+++ DATA RECORDS
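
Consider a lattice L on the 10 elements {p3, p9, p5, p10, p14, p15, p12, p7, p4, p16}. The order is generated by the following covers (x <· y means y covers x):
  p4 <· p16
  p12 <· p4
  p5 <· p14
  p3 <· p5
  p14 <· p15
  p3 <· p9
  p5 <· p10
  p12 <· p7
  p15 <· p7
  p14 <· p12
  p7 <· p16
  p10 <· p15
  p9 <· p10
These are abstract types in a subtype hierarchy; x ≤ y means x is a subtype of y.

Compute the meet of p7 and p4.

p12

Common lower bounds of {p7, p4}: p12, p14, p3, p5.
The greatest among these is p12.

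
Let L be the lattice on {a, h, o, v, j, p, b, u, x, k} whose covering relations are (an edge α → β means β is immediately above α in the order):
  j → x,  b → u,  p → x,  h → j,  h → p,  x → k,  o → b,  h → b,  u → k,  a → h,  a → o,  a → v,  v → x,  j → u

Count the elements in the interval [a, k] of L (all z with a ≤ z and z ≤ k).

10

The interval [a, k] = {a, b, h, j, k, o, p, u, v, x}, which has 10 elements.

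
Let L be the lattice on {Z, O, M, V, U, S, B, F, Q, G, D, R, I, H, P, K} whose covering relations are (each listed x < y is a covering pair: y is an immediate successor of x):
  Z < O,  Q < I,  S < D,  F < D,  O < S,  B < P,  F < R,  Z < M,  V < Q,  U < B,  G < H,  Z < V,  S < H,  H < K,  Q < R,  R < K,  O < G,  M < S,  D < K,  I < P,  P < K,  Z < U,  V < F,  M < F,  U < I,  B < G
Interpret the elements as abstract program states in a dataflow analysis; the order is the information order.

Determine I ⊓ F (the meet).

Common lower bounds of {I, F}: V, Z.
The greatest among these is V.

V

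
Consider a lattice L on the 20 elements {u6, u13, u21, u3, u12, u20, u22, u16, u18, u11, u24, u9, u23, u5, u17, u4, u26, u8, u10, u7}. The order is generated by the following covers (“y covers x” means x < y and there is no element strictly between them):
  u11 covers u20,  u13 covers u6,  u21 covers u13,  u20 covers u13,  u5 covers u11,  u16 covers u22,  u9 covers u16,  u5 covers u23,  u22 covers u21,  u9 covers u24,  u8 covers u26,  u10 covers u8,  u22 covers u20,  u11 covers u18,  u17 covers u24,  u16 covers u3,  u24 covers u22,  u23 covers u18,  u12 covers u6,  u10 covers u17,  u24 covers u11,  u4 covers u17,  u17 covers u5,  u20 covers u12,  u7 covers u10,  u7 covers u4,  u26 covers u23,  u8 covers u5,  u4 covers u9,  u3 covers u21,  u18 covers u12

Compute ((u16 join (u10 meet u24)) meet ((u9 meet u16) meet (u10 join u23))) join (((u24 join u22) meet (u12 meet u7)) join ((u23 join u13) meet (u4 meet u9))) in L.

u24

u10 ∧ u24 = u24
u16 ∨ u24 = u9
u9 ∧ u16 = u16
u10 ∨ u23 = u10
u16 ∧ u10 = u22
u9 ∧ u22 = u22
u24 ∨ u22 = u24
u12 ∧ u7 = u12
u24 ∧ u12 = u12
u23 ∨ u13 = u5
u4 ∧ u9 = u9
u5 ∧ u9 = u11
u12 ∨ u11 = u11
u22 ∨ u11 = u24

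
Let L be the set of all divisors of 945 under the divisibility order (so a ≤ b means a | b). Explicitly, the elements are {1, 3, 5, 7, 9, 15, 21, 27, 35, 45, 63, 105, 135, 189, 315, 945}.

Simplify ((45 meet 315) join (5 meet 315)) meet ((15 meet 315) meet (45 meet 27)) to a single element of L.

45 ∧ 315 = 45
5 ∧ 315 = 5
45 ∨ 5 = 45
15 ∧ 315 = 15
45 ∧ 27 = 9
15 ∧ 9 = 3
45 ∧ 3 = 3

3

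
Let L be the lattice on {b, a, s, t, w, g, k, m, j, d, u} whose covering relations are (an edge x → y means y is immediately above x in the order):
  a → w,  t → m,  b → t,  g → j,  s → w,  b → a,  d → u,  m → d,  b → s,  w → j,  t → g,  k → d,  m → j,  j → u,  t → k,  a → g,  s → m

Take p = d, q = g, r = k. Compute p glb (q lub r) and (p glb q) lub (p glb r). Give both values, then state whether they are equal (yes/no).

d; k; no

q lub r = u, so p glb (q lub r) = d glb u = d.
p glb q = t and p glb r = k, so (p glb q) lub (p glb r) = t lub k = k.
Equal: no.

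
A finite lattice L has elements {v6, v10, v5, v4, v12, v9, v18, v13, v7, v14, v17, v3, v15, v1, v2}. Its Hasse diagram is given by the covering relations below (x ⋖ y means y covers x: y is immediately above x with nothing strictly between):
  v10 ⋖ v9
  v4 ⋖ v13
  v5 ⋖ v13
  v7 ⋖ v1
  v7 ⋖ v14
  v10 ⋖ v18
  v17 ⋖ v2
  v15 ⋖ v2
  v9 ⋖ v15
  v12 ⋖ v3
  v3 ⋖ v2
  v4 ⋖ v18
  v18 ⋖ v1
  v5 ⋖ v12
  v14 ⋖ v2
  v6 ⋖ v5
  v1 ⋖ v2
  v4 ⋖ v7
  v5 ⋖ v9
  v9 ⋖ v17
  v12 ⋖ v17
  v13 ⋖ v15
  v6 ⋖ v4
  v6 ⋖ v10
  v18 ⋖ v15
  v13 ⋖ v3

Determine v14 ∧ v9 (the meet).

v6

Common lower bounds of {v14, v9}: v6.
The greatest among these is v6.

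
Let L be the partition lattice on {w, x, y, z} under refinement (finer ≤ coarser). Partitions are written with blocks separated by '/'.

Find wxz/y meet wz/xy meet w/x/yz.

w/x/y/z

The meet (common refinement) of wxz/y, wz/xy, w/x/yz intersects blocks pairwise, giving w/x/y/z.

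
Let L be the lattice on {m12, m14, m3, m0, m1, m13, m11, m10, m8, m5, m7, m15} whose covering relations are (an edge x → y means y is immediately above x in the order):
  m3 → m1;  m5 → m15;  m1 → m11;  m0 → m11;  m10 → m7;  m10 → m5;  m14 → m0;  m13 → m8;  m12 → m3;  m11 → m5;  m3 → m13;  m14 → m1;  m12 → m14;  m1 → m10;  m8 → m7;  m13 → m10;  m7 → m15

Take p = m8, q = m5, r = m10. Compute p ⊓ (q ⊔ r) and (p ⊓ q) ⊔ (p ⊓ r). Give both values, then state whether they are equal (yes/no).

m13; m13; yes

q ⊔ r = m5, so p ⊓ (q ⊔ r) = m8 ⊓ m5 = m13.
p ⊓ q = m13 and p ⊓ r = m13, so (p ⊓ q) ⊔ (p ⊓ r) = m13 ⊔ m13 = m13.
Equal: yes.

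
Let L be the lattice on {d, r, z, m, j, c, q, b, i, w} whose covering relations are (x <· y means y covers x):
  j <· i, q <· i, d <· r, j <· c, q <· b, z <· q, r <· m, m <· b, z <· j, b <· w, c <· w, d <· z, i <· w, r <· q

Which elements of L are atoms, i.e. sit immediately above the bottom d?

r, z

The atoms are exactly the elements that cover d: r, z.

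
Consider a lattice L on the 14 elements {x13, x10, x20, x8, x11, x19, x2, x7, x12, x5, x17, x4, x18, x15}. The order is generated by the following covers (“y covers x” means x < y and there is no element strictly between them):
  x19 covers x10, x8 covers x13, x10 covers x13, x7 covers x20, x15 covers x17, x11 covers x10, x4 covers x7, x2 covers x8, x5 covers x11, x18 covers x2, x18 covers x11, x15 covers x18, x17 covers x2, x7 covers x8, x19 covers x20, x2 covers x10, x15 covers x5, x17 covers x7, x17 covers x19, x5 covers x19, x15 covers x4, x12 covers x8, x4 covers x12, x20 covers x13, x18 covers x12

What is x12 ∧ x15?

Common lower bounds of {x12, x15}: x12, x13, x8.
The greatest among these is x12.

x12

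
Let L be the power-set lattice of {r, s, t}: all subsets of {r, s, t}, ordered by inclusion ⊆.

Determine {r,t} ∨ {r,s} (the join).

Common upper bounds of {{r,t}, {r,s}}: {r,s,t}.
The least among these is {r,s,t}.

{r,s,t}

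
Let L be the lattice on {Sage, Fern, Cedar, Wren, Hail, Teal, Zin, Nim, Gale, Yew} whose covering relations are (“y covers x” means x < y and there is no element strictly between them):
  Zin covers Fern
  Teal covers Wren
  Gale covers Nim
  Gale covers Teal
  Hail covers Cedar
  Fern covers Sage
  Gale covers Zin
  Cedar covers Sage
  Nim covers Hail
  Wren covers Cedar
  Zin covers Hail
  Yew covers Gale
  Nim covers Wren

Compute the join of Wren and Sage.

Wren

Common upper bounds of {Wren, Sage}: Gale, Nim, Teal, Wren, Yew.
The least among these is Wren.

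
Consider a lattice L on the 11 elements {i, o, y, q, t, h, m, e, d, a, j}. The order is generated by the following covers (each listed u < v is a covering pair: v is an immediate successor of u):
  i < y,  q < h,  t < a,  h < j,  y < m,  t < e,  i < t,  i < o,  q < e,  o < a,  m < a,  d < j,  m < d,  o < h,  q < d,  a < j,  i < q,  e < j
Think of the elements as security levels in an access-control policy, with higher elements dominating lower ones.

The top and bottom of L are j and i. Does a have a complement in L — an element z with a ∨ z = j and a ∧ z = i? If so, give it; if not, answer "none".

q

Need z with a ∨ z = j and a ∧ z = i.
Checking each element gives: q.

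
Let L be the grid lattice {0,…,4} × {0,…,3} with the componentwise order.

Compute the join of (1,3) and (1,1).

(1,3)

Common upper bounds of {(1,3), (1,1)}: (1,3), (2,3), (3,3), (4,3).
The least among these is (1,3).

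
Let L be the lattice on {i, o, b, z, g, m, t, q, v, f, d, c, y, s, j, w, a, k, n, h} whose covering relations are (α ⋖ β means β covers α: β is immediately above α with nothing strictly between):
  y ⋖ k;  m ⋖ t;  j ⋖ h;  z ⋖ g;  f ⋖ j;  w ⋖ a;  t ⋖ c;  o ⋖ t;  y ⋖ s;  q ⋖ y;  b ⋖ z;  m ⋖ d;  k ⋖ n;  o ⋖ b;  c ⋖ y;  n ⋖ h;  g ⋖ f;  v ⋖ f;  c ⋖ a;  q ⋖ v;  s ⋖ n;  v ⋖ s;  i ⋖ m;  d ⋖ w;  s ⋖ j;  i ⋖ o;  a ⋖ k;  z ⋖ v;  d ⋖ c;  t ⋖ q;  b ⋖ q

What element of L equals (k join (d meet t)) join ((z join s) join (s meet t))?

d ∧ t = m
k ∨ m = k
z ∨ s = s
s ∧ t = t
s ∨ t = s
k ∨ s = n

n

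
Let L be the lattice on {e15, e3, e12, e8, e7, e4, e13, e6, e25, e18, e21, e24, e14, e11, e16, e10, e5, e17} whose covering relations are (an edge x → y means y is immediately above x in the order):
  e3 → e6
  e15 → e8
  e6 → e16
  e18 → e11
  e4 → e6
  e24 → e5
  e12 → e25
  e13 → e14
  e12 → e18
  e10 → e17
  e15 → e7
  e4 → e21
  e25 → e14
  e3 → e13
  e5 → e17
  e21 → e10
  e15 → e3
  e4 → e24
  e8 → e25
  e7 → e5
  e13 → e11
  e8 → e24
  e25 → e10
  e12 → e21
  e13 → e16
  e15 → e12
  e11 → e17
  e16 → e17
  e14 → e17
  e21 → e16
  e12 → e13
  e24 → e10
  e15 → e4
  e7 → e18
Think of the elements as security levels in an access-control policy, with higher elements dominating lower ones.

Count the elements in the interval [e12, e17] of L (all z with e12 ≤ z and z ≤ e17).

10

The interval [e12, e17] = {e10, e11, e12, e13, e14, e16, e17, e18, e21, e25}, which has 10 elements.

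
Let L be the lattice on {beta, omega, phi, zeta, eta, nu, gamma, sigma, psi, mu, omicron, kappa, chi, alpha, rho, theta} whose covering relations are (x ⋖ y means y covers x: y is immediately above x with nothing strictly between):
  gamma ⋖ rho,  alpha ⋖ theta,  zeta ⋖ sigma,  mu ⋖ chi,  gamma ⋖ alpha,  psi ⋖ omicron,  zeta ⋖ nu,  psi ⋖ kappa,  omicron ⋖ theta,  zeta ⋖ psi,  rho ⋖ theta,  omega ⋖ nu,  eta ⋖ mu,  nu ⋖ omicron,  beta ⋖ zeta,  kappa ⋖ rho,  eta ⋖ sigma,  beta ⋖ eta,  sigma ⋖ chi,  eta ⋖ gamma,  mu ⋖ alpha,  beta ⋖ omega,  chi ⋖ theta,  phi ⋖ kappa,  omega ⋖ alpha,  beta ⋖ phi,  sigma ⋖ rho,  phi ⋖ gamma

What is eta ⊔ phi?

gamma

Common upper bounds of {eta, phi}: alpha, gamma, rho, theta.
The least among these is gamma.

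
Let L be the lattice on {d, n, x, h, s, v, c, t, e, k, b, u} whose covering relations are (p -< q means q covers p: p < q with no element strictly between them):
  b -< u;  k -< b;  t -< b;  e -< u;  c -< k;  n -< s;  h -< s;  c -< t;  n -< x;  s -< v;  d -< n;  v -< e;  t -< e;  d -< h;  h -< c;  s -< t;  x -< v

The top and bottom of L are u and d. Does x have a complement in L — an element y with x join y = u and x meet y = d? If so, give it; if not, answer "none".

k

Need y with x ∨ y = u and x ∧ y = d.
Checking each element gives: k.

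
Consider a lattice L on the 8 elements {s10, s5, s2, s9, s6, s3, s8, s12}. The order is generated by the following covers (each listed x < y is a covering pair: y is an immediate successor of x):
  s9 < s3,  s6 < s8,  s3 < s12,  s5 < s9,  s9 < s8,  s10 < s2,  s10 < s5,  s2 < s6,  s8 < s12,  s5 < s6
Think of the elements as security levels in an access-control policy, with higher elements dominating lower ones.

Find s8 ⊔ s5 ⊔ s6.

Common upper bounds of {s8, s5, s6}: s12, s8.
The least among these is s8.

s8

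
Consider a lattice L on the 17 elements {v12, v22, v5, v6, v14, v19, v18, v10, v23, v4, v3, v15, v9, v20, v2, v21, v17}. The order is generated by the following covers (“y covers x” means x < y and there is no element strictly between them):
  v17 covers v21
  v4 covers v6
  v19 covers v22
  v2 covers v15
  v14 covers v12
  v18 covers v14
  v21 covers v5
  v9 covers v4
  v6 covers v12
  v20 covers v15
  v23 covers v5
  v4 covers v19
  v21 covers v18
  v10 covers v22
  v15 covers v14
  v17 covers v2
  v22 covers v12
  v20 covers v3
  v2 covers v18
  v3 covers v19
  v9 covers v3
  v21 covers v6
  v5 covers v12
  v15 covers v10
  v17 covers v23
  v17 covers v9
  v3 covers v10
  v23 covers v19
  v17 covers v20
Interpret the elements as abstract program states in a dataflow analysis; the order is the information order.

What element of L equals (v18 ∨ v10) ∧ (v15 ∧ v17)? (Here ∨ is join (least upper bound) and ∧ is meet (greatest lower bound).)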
++++++
# [EXERCISE OBJECTIVE]
Tell how many lines in the entries above include the word "omega", and respond with the number alone.

# [SOLUTION BELOW]
2